What you are asked to do
Output each line from the one that contains "13 indistinguishable balls" to the final line of the data below, exactly, and include nothing else.

-- Data for processing follows --

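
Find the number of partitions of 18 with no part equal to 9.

355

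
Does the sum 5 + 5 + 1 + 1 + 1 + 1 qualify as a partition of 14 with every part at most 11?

Yes

The parts sum to 14, and the condition 'no summand exceeds 11' holds.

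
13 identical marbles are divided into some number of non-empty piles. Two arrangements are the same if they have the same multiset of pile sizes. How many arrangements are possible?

101

Counting exhaustively, 101 partitions satisfy the conditions.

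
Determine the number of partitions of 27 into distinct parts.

192

Counting exhaustively, 192 partitions satisfy the conditions.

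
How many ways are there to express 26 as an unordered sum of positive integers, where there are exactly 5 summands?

A full systematic count gives 221.

221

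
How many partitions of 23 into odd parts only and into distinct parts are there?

9

The partitions of 23 that satisfy the conditions:
23
19,3,1
17,5,1
15,7,1
15,5,3
13,9,1
13,7,3
11,9,3
11,7,5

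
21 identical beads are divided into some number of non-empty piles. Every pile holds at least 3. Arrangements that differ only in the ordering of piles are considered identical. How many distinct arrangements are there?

A partial list (first 12 by largest part):
21
18,3
17,4
16,5
15,6
15,3,3
14,7
14,4,3
13,8
13,5,3
13,4,4
12,9
…and 48 more, for 60 total.

60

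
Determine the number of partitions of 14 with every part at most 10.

128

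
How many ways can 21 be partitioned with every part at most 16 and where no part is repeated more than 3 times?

384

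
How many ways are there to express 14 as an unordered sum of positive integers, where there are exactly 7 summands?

The partitions of 14 that satisfy the conditions:
8+1+1+1+1+1+1
7+2+1+1+1+1+1
6+3+1+1+1+1+1
6+2+2+1+1+1+1
5+4+1+1+1+1+1
5+3+2+1+1+1+1
5+2+2+2+1+1+1
4+4+2+1+1+1+1
4+3+3+1+1+1+1
4+3+2+2+1+1+1
4+2+2+2+2+1+1
3+3+3+2+1+1+1
3+3+2+2+2+1+1
3+2+2+2+2+2+1
2+2+2+2+2+2+2
That's 15 in total.

15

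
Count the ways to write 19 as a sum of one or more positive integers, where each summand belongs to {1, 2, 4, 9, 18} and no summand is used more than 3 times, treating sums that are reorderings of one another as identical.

Enumerating:
18, 1
9, 9, 1
9, 4, 4, 2
9, 4, 4, 1, 1
9, 4, 2, 2, 2
9, 4, 2, 2, 1, 1
4, 4, 4, 2, 2, 2, 1
4, 4, 4, 2, 2, 1, 1, 1

8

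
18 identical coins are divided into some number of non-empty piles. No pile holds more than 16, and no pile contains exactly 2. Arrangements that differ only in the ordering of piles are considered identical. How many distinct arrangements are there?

152

Direct enumeration gives 152 partitions.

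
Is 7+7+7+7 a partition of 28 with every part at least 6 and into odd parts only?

The parts sum to 28, and the condition 'every summand is at least 6' holds; the condition 'every summand is odd' holds.

Yes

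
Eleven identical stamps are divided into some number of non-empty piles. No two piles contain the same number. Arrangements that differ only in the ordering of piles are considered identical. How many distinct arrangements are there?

12

Listing the qualifying partitions of 11:
11
1, 10
2, 9
3, 8
1, 2, 8
4, 7
1, 3, 7
5, 6
1, 4, 6
2, 3, 6
2, 4, 5
1, 2, 3, 5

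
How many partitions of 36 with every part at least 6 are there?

96

A full systematic count gives 96.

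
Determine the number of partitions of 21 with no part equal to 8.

Systematic enumeration (by largest part, then next-largest, …) yields 691.

691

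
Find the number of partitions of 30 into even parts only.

There are 176 such partitions.

176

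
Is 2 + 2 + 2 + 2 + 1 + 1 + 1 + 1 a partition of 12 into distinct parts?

No

The parts sum to 12, and the condition 'all summands are distinct' is violated.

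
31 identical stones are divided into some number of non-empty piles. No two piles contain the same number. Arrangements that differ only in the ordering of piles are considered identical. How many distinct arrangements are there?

340

Systematic enumeration (by largest part, then next-largest, …) yields 340.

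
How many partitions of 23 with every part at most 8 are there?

There are 764 such partitions.

764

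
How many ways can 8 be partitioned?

22

The partitions of 8 that satisfy the conditions:
8
7,1
6,2
6,1,1
5,3
5,2,1
5,1,1,1
4,4
4,3,1
4,2,2
4,2,1,1
4,1,1,1,1
3,3,2
3,3,1,1
3,2,2,1
3,2,1,1,1
3,1,1,1,1,1
2,2,2,2
2,2,2,1,1
2,2,1,1,1,1
2,1,1,1,1,1,1
1,1,1,1,1,1,1,1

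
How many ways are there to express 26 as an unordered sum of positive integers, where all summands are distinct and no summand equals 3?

There are 101 such partitions.

101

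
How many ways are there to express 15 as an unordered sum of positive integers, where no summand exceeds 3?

27

A partial list (first 12 by largest part):
3 + 3 + 3 + 3 + 3
3 + 3 + 3 + 3 + 2 + 1
3 + 3 + 3 + 3 + 1 + 1 + 1
3 + 3 + 3 + 2 + 2 + 2
3 + 3 + 3 + 2 + 2 + 1 + 1
3 + 3 + 3 + 2 + 1 + 1 + 1 + 1
3 + 3 + 3 + 1 + 1 + 1 + 1 + 1 + 1
3 + 3 + 2 + 2 + 2 + 2 + 1
3 + 3 + 2 + 2 + 2 + 1 + 1 + 1
3 + 3 + 2 + 2 + 1 + 1 + 1 + 1 + 1
3 + 3 + 2 + 1 + 1 + 1 + 1 + 1 + 1 + 1
3 + 3 + 1 + 1 + 1 + 1 + 1 + 1 + 1 + 1 + 1
…and 15 more, for 27 total.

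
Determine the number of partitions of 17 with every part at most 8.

Counting exhaustively, 230 partitions satisfy the conditions.

230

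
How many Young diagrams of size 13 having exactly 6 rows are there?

They are:
1,1,1,1,1,8
1,1,1,1,2,7
1,1,1,1,3,6
1,1,1,2,2,6
1,1,1,1,4,5
1,1,1,2,3,5
1,1,2,2,2,5
1,1,1,2,4,4
1,1,1,3,3,4
1,1,2,2,3,4
1,2,2,2,2,4
1,1,2,3,3,3
1,2,2,2,3,3
2,2,2,2,2,3

14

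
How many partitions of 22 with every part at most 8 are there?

Counting exhaustively, 638 partitions satisfy the conditions.

638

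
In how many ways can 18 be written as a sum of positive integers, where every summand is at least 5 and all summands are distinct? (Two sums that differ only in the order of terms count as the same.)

6

The partitions of 18 that satisfy the conditions:
18
13+5
12+6
11+7
10+8
7+6+5
Counting gives 6.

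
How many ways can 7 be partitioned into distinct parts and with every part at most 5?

They are:
2,5
3,4
1,2,4

3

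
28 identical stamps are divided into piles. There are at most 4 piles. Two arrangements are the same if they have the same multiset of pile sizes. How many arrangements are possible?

Counting exhaustively, 249 partitions satisfy the conditions.

249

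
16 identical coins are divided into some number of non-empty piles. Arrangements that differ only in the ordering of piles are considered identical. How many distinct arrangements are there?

There are 231 such partitions.

231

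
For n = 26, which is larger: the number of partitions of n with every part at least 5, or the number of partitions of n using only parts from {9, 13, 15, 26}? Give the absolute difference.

34

Partitions of 26 with every part at least 5: 36.
Partitions of 26 using only parts from {9, 13, 15, 26}: 2.
|36 − 2| = 34.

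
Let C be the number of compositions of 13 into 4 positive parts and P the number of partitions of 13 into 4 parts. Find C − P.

202

Compositions: C(12,3) = 220.
Partitions of 13 into exactly 4 parts: 18.
Difference: 220 − 18 = 202.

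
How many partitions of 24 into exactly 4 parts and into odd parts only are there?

Enumerating:
21,1,1,1
19,3,1,1
17,5,1,1
17,3,3,1
15,7,1,1
15,5,3,1
15,3,3,3
13,9,1,1
13,7,3,1
13,5,5,1
13,5,3,3
11,11,1,1
11,9,3,1
11,7,5,1
11,7,3,3
11,5,5,3
9,9,5,1
9,9,3,3
9,7,7,1
9,7,5,3
9,5,5,5
7,7,7,3
7,7,5,5
That's 23 in total.

23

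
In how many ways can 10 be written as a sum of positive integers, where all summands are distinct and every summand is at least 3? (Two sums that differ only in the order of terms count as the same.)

3

The partitions of 10 that satisfy the conditions:
10
7 + 3
6 + 4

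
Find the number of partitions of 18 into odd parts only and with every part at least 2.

They are:
3 + 15
5 + 13
7 + 11
9 + 9
3 + 3 + 3 + 9
3 + 3 + 5 + 7
3 + 5 + 5 + 5
3 + 3 + 3 + 3 + 3 + 3
That's 8 in total.

8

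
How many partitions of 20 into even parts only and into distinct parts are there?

10

The partitions of 20 that satisfy the conditions:
20
18 + 2
16 + 4
14 + 6
14 + 4 + 2
12 + 8
12 + 6 + 2
10 + 8 + 2
10 + 6 + 4
8 + 6 + 4 + 2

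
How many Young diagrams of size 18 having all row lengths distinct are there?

46

A partial list (first 12 by largest part):
18
17 + 1
16 + 2
15 + 3
15 + 2 + 1
14 + 4
14 + 3 + 1
13 + 5
13 + 4 + 1
13 + 3 + 2
12 + 6
12 + 5 + 1
…and 34 more, for 46 total.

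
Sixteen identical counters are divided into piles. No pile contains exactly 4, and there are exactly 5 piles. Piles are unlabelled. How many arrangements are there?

The partitions of 16 that satisfy the conditions:
12+1+1+1+1
11+2+1+1+1
10+3+1+1+1
10+2+2+1+1
9+3+2+1+1
9+2+2+2+1
8+5+1+1+1
8+3+3+1+1
8+3+2+2+1
8+2+2+2+2
7+6+1+1+1
7+5+2+1+1
7+3+3+2+1
7+3+2+2+2
6+6+2+1+1
6+5+3+1+1
6+5+2+2+1
6+3+3+3+1
6+3+3+2+2
5+5+3+2+1
5+5+2+2+2
5+3+3+3+2
That's 22 in total.

22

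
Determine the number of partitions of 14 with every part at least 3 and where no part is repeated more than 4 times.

13

Enumerating:
14
11, 3
10, 4
9, 5
8, 6
8, 3, 3
7, 7
7, 4, 3
6, 5, 3
6, 4, 4
5, 5, 4
5, 3, 3, 3
4, 4, 3, 3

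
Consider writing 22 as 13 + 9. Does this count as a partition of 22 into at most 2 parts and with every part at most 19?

Yes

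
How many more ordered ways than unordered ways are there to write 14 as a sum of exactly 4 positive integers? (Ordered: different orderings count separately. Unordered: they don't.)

Ordered (compositions into 4 parts): C(13,3) = 286.
Partitions of 14 into exactly 4 parts: 23.
Difference: 286 − 23 = 263.

263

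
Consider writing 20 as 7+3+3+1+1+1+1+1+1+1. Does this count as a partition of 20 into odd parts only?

Yes

The parts sum to 20, and the condition 'every summand is odd' holds.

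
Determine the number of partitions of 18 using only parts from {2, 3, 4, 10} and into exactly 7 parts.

3

They are:
2+2+2+2+2+4+4
2+2+2+2+3+3+4
2+2+2+3+3+3+3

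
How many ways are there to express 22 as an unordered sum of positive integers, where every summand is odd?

A full systematic count gives 89.

89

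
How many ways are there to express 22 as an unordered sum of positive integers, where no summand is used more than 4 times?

628

Enumerating by decreasing first part gives 628 partitions in all.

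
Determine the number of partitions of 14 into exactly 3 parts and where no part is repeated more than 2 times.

16

The partitions of 14 that satisfy the conditions:
12+1+1
11+2+1
10+3+1
10+2+2
9+4+1
9+3+2
8+5+1
8+4+2
8+3+3
7+6+1
7+5+2
7+4+3
6+6+2
6+5+3
6+4+4
5+5+4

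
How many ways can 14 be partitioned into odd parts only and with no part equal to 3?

10

Enumerating:
13 + 1
11 + 1 + 1 + 1
9 + 5
9 + 1 + 1 + 1 + 1 + 1
7 + 7
7 + 5 + 1 + 1
7 + 1 + 1 + 1 + 1 + 1 + 1 + 1
5 + 5 + 1 + 1 + 1 + 1
5 + 1 + 1 + 1 + 1 + 1 + 1 + 1 + 1 + 1
1 + 1 + 1 + 1 + 1 + 1 + 1 + 1 + 1 + 1 + 1 + 1 + 1 + 1
Counting gives 10.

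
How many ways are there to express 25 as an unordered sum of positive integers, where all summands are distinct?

142

Counting exhaustively, 142 partitions satisfy the conditions.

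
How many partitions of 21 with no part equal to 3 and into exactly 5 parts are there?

54

A partial list (first 12 by largest part):
1+1+1+1+17
1+1+1+2+16
1+1+2+2+15
1+1+1+4+14
1+2+2+2+14
1+1+1+5+13
1+1+2+4+13
2+2+2+2+13
1+1+1+6+12
1+1+2+5+12
1+2+2+4+12
1+1+1+7+11
…and 42 more, for 54 total.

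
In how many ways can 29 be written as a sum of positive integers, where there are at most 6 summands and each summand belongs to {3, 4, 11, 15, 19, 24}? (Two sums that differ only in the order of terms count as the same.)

Enumerating:
3+3+4+19
3+11+15
3+3+4+4+15
3+4+11+11
3+3+4+4+4+11

5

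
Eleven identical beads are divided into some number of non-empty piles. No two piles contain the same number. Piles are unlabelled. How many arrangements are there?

Enumerating:
11
10,1
9,2
8,3
8,2,1
7,4
7,3,1
6,5
6,4,1
6,3,2
5,4,2
5,3,2,1
Counting gives 12.

12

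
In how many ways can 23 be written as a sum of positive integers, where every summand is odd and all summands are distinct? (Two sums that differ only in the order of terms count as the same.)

9

The partitions of 23 that satisfy the conditions:
23
19, 3, 1
17, 5, 1
15, 7, 1
15, 5, 3
13, 9, 1
13, 7, 3
11, 9, 3
11, 7, 5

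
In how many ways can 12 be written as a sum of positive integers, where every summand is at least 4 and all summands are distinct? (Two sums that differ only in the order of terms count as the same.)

3

Enumerating:
12
8,4
7,5
That's 3 in total.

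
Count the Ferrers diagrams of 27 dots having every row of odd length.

192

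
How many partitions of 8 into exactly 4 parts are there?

They are:
5 + 1 + 1 + 1
4 + 2 + 1 + 1
3 + 3 + 1 + 1
3 + 2 + 2 + 1
2 + 2 + 2 + 2

5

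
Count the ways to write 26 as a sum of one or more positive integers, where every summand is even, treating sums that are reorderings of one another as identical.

Counting exhaustively, 101 partitions satisfy the conditions.

101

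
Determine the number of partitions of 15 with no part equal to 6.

A full systematic count gives 146.

146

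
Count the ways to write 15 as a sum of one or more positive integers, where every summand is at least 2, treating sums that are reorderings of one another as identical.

There are too many to list fully; the first 12 (by largest part) are:
15
2+13
3+12
4+11
2+2+11
5+10
2+3+10
6+9
2+4+9
3+3+9
2+2+2+9
7+8
…and 29 more, for 41 total.

41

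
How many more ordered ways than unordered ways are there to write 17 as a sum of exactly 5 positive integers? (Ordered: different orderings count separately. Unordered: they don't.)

Ordered (compositions into 5 parts): C(16,4) = 1820.
Unordered (partitions into 5 parts): 47.
Difference: 1820 − 47 = 1773.

1773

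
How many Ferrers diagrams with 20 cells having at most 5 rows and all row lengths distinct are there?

A partial list (first 12 by largest part):
20
19 + 1
18 + 2
17 + 3
17 + 2 + 1
16 + 4
16 + 3 + 1
15 + 5
15 + 4 + 1
15 + 3 + 2
14 + 6
14 + 5 + 1
…and 52 more, for 64 total.

64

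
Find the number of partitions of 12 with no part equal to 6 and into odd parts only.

15

They are:
1 + 11
3 + 9
1 + 1 + 1 + 9
5 + 7
1 + 1 + 3 + 7
1 + 1 + 1 + 1 + 1 + 7
1 + 1 + 5 + 5
1 + 3 + 3 + 5
1 + 1 + 1 + 1 + 3 + 5
1 + 1 + 1 + 1 + 1 + 1 + 1 + 5
3 + 3 + 3 + 3
1 + 1 + 1 + 3 + 3 + 3
1 + 1 + 1 + 1 + 1 + 1 + 3 + 3
1 + 1 + 1 + 1 + 1 + 1 + 1 + 1 + 1 + 3
1 + 1 + 1 + 1 + 1 + 1 + 1 + 1 + 1 + 1 + 1 + 1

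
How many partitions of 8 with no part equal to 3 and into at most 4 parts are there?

10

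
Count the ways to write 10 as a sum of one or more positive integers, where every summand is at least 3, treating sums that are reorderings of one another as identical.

5

The partitions of 10 that satisfy the conditions:
10
3 + 7
4 + 6
5 + 5
3 + 3 + 4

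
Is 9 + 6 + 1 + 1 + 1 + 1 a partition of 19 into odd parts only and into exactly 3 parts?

No

The parts sum to 19, and the condition 'every summand is odd' is violated.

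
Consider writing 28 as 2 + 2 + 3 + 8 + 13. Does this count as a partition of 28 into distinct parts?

The parts sum to 28, and the condition 'all summands are distinct' is violated.

No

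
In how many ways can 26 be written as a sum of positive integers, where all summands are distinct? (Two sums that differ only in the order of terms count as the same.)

165

A full systematic count gives 165.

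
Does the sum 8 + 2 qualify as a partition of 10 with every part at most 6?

The parts sum to 10, and the condition 'no summand exceeds 6' is violated.

No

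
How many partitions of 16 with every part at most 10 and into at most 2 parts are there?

The partitions of 16 that satisfy the conditions:
10+6
9+7
8+8

3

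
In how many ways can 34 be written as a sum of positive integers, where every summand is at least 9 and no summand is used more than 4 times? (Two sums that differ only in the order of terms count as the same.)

18

Listing the qualifying partitions of 34:
34
25 + 9
24 + 10
23 + 11
22 + 12
21 + 13
20 + 14
19 + 15
18 + 16
17 + 17
16 + 9 + 9
15 + 10 + 9
14 + 11 + 9
14 + 10 + 10
13 + 12 + 9
13 + 11 + 10
12 + 12 + 10
12 + 11 + 11
That's 18 in total.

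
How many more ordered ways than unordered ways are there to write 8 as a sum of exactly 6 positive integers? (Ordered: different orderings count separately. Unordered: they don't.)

19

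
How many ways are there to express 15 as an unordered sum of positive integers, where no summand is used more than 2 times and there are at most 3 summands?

26

A partial list (first 12 by largest part):
15
1,14
2,13
1,1,13
3,12
1,2,12
4,11
1,3,11
2,2,11
5,10
1,4,10
2,3,10
…and 14 more, for 26 total.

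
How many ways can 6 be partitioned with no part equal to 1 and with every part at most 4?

Enumerating:
2,4
3,3
2,2,2
Counting gives 3.

3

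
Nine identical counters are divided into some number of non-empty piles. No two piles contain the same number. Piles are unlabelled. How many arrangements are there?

The partitions of 9 that satisfy the conditions:
9
8, 1
7, 2
6, 3
6, 2, 1
5, 4
5, 3, 1
4, 3, 2
That's 8 in total.

8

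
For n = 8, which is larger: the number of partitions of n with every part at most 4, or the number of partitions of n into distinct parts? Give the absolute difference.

Partitions of 8 with every part at most 4: 15.
Partitions of 8 into distinct parts: 6.
|15 − 6| = 9.

9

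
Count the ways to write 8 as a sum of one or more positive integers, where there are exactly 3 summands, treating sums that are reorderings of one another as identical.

5

Enumerating:
6+1+1
5+2+1
4+3+1
4+2+2
3+3+2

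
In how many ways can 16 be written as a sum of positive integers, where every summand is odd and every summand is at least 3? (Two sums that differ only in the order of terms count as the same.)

Enumerating:
13+3
11+5
9+7
7+3+3+3
5+5+3+3
Counting gives 5.

5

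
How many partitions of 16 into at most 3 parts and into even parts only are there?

Listing the qualifying partitions of 16:
16
2+14
4+12
2+2+12
6+10
2+4+10
8+8
2+6+8
4+4+8
4+6+6

10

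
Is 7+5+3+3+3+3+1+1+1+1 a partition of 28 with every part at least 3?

No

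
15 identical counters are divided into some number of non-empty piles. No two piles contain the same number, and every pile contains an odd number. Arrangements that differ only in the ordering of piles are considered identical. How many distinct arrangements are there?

Enumerating:
15
11+3+1
9+5+1
7+5+3

4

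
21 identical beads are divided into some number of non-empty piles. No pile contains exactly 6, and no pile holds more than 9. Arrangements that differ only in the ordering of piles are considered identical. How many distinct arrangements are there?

441

Counting exhaustively, 441 partitions satisfy the conditions.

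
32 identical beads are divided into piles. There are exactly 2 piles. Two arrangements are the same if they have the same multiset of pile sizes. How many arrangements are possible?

The partitions of 32 that satisfy the conditions:
31+1
30+2
29+3
28+4
27+5
26+6
25+7
24+8
23+9
22+10
21+11
20+12
19+13
18+14
17+15
16+16
Counting gives 16.

16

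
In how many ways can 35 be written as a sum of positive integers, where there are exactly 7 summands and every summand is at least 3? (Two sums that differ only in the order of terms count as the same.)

105

Counting exhaustively, 105 partitions satisfy the conditions.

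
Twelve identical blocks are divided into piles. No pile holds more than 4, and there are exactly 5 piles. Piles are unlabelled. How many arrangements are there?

6

They are:
4, 4, 2, 1, 1
4, 3, 3, 1, 1
4, 3, 2, 2, 1
4, 2, 2, 2, 2
3, 3, 3, 2, 1
3, 3, 2, 2, 2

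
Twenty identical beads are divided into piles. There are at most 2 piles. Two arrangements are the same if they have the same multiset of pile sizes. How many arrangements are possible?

11

Listing the qualifying partitions of 20:
20
1+19
2+18
3+17
4+16
5+15
6+14
7+13
8+12
9+11
10+10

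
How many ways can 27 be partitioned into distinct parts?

Systematic enumeration (by largest part, then next-largest, …) yields 192.

192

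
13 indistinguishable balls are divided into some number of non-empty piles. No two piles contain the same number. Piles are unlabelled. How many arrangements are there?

The partitions of 13 that satisfy the conditions:
13
12, 1
11, 2
10, 3
10, 2, 1
9, 4
9, 3, 1
8, 5
8, 4, 1
8, 3, 2
7, 6
7, 5, 1
7, 4, 2
7, 3, 2, 1
6, 5, 2
6, 4, 3
6, 4, 2, 1
5, 4, 3, 1
Counting gives 18.

18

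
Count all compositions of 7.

64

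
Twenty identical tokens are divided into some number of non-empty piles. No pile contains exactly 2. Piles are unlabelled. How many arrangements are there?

242

Enumerating by decreasing first part gives 242 partitions in all.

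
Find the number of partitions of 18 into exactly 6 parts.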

-- Data for processing concluded --

Exercise output
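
13 indistinguishable balls are divided into some number of non-empty piles. No two piles contain the same number. Piles are unlabelled. How many arrangements are there?

The partitions of 13 that satisfy the conditions:
13
12, 1
11, 2
10, 3
10, 2, 1
9, 4
9, 3, 1
8, 5
8, 4, 1
8, 3, 2
7, 6
7, 5, 1
7, 4, 2
7, 3, 2, 1
6, 5, 2
6, 4, 3
6, 4, 2, 1
5, 4, 3, 1
Counting gives 18.

18

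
Count all compositions of 7.

64

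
Twenty identical tokens are divided into some number of non-empty piles. No pile contains exactly 2. Piles are unlabelled. How many arrangements are there?

242

Enumerating by decreasing first part gives 242 partitions in all.

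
Find the number of partitions of 18 into exactly 6 parts.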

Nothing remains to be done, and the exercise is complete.